● **Your task**:
Produce an exact copy of the first line of the data below and each line after it, please, up to and including the one with "Answer: -55386".

● **Given records**:
______
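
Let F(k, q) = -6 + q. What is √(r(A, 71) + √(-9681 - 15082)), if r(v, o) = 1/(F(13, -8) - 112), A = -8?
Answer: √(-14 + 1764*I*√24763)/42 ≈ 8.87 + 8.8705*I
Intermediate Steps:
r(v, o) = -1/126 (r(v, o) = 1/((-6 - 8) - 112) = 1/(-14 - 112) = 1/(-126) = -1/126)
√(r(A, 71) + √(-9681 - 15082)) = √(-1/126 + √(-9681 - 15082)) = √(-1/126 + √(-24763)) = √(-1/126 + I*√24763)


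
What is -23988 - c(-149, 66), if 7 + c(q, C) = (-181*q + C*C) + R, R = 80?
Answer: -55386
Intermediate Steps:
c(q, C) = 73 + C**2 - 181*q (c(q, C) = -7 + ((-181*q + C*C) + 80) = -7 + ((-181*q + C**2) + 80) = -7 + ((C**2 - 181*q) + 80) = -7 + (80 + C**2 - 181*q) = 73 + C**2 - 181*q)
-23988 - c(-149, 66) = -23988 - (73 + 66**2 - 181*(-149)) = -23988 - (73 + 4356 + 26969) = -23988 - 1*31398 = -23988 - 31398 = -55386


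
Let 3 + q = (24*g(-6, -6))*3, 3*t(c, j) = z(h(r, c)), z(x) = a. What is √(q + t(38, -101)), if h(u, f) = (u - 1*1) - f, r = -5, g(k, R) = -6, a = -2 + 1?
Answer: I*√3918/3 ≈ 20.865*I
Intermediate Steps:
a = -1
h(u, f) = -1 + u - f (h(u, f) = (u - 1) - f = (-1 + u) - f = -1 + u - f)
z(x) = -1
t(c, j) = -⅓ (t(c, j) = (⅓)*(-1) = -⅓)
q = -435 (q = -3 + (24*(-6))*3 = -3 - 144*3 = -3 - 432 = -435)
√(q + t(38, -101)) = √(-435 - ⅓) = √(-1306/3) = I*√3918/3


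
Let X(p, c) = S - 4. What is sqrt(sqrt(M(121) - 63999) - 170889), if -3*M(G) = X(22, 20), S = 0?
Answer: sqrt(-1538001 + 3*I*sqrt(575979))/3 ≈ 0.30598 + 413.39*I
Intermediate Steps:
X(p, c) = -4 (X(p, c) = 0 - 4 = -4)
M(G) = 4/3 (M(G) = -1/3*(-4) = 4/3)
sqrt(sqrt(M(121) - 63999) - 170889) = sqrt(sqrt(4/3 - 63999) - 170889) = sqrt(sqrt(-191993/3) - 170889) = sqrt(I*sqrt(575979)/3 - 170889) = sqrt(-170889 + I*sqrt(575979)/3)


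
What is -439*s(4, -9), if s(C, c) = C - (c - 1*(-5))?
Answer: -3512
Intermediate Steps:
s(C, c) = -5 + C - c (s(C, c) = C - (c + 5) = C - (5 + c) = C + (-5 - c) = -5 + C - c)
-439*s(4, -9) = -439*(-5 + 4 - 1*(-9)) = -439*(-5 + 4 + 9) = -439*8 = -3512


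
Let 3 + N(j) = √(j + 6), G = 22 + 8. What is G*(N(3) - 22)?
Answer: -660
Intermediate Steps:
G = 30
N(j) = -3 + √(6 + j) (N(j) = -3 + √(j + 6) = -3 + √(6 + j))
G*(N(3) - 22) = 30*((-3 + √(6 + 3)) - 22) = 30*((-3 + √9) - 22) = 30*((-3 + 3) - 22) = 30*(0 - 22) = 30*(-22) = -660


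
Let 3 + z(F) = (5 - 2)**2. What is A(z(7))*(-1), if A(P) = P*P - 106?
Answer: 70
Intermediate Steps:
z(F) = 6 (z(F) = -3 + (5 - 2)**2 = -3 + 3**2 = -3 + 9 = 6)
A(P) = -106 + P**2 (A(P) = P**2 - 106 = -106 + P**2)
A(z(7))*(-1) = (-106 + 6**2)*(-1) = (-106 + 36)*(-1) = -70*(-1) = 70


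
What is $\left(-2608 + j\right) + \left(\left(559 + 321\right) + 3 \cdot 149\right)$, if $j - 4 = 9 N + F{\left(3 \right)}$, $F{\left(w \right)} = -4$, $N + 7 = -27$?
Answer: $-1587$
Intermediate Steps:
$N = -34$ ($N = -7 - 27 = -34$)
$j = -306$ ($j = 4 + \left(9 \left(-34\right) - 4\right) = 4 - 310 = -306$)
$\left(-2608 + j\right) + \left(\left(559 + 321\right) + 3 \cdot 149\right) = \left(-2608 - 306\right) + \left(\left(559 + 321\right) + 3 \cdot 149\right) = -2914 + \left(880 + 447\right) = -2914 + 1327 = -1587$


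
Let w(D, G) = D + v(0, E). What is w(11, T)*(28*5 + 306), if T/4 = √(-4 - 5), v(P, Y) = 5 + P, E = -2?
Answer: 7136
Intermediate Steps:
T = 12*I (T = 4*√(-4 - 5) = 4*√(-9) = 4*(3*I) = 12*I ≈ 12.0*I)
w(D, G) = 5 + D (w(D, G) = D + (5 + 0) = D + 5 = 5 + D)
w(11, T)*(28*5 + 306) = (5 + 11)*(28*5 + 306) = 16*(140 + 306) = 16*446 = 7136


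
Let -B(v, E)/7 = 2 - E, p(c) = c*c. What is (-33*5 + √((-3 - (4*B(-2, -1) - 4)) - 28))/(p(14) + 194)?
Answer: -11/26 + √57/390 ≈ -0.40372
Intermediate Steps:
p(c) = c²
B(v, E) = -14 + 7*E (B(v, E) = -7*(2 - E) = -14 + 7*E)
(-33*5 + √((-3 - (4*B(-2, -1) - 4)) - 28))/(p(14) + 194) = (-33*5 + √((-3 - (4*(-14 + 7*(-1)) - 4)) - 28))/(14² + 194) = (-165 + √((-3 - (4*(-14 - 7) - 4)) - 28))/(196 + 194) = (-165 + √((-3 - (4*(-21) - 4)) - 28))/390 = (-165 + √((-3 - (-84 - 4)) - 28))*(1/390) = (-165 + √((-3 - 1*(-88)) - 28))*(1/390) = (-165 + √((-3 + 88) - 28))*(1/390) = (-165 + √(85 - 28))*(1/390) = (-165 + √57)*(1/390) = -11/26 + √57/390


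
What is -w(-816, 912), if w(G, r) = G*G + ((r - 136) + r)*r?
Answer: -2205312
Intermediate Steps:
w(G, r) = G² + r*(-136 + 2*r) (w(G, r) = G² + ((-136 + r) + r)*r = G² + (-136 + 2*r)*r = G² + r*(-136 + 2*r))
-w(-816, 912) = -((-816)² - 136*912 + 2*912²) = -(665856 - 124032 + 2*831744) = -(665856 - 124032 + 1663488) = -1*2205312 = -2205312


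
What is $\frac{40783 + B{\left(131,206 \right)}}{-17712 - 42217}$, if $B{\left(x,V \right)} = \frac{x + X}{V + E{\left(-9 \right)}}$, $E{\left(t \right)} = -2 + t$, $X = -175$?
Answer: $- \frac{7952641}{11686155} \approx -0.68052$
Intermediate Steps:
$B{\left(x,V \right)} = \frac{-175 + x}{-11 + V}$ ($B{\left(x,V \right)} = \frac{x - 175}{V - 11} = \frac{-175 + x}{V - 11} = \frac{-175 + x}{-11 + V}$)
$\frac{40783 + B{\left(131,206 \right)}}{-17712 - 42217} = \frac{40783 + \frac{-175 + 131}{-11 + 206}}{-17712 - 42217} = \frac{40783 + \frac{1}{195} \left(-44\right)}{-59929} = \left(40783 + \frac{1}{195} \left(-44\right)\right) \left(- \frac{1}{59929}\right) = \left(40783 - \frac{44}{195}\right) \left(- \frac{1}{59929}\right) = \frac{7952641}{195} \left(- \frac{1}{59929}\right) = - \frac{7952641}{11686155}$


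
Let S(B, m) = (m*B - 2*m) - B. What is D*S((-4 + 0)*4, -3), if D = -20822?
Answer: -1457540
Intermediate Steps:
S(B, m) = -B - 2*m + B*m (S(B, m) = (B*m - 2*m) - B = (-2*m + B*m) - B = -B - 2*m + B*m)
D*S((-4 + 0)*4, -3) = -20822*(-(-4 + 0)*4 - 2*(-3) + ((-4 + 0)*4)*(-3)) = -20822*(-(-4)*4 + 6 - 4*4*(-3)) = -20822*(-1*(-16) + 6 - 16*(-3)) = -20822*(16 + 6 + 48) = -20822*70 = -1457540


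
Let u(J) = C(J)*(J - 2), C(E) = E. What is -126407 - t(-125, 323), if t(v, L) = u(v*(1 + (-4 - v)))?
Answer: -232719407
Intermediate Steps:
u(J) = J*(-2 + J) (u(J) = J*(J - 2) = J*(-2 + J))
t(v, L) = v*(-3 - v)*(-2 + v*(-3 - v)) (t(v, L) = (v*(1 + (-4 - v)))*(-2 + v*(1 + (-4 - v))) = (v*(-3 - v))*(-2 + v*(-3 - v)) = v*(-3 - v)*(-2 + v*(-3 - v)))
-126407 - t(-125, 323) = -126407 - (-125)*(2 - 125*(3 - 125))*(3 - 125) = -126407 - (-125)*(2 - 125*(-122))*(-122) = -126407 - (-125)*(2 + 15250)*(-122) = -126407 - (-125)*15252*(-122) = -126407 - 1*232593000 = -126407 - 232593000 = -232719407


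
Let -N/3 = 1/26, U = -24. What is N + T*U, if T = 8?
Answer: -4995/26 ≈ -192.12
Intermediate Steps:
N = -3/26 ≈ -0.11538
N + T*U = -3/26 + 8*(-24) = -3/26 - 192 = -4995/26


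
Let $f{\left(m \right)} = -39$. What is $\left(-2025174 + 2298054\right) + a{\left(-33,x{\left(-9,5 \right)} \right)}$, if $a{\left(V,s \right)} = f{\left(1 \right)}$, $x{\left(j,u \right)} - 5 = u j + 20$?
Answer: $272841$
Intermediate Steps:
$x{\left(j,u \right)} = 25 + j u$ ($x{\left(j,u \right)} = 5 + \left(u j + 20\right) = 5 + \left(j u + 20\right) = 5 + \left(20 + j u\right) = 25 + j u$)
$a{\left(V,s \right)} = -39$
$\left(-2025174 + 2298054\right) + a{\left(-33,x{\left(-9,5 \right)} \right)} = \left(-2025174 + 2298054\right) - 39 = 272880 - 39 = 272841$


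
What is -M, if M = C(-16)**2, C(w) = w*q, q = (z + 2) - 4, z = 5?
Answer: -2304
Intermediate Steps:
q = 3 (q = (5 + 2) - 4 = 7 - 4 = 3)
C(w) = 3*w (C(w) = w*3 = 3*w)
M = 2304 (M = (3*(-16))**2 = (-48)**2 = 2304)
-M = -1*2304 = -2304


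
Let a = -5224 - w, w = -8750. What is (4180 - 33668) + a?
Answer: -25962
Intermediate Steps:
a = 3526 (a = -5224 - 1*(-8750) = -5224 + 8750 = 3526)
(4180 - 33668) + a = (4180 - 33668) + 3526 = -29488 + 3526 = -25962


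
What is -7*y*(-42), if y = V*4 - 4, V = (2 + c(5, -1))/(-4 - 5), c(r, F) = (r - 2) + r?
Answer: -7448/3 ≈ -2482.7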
______
● **Task result**:
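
Let F(k, q) = -6 + q. What is √(r(A, 71) + √(-9681 - 15082)), if r(v, o) = 1/(F(13, -8) - 112), A = -8?
Answer: √(-14 + 1764*I*√24763)/42 ≈ 8.87 + 8.8705*I
Intermediate Steps:
r(v, o) = -1/126 (r(v, o) = 1/((-6 - 8) - 112) = 1/(-14 - 112) = 1/(-126) = -1/126)
√(r(A, 71) + √(-9681 - 15082)) = √(-1/126 + √(-9681 - 15082)) = √(-1/126 + √(-24763)) = √(-1/126 + I*√24763)


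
What is -23988 - c(-149, 66), if 7 + c(q, C) = (-181*q + C*C) + R, R = 80?
Answer: -55386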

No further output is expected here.